> _Task details_: Could you repeat every record exactly as it appears?

- - -

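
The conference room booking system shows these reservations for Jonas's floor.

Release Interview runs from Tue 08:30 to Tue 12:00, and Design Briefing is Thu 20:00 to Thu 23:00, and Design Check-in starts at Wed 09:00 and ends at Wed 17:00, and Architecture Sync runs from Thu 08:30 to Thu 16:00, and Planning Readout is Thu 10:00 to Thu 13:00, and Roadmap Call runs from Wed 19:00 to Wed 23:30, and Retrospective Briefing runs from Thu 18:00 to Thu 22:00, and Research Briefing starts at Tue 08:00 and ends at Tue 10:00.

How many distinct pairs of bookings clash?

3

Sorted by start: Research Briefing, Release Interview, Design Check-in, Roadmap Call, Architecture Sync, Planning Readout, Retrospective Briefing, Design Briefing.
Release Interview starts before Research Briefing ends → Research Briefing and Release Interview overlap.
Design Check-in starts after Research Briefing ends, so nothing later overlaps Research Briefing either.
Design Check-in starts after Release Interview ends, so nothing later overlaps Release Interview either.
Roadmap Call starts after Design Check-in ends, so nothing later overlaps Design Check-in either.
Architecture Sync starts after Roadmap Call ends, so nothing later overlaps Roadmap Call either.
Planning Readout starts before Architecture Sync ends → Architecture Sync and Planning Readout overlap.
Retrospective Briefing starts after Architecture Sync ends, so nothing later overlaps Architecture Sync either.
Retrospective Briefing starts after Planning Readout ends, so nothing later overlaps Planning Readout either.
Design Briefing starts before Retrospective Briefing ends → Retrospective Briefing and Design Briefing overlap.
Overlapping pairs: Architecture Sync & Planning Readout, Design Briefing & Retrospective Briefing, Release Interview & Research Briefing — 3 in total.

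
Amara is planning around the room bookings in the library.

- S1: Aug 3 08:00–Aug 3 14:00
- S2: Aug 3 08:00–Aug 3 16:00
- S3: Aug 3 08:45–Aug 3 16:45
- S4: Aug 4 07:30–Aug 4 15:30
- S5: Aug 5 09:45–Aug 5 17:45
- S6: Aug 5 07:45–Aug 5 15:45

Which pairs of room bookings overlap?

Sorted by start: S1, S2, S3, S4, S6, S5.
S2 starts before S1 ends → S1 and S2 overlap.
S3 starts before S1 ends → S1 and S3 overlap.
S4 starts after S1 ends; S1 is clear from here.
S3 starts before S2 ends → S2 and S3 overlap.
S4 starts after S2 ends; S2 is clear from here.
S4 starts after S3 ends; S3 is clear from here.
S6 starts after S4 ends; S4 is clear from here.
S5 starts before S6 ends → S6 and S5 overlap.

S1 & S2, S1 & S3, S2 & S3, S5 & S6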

- - -

> _Reply_:
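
The conference room booking system shows these reservations for Jonas's floor.

Release Interview runs from Tue 08:30 to Tue 12:00, and Design Briefing is Thu 20:00 to Thu 23:00, and Design Check-in starts at Wed 09:00 and ends at Wed 17:00, and Architecture Sync runs from Thu 08:30 to Thu 16:00, and Planning Readout is Thu 10:00 to Thu 13:00, and Roadmap Call runs from Wed 19:00 to Wed 23:30, and Retrospective Briefing runs from Thu 18:00 to Thu 22:00, and Research Briefing starts at Tue 08:00 and ends at Tue 10:00.

How many distinct pairs of bookings clash?

3

Sorted by start: Research Briefing, Release Interview, Design Check-in, Roadmap Call, Architecture Sync, Planning Readout, Retrospective Briefing, Design Briefing.
Release Interview starts before Research Briefing ends → Research Briefing and Release Interview overlap.
Design Check-in starts after Research Briefing ends, so nothing later overlaps Research Briefing either.
Design Check-in starts after Release Interview ends, so nothing later overlaps Release Interview either.
Roadmap Call starts after Design Check-in ends, so nothing later overlaps Design Check-in either.
Architecture Sync starts after Roadmap Call ends, so nothing later overlaps Roadmap Call either.
Planning Readout starts before Architecture Sync ends → Architecture Sync and Planning Readout overlap.
Retrospective Briefing starts after Architecture Sync ends, so nothing later overlaps Architecture Sync either.
Retrospective Briefing starts after Planning Readout ends, so nothing later overlaps Planning Readout either.
Design Briefing starts before Retrospective Briefing ends → Retrospective Briefing and Design Briefing overlap.
Overlapping pairs: Architecture Sync & Planning Readout, Design Briefing & Retrospective Briefing, Release Interview & Research Briefing — 3 in total.

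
Amara is planning around the room bookings in the library.

- S1: Aug 3 08:00–Aug 3 14:00
- S2: Aug 3 08:00–Aug 3 16:00
- S3: Aug 3 08:45–Aug 3 16:45
- S4: Aug 4 07:30–Aug 4 15:30
- S5: Aug 5 09:45–Aug 5 17:45
- S6: Aug 5 07:45–Aug 5 15:45

Which pairs of room bookings overlap?

Sorted by start: S1, S2, S3, S4, S6, S5.
S2 starts before S1 ends → S1 and S2 overlap.
S3 starts before S1 ends → S1 and S3 overlap.
S4 starts after S1 ends; S1 is clear from here.
S3 starts before S2 ends → S2 and S3 overlap.
S4 starts after S2 ends; S2 is clear from here.
S4 starts after S3 ends; S3 is clear from here.
S6 starts after S4 ends; S4 is clear from here.
S5 starts before S6 ends → S6 and S5 overlap.

S1 & S2, S1 & S3, S2 & S3, S5 & S6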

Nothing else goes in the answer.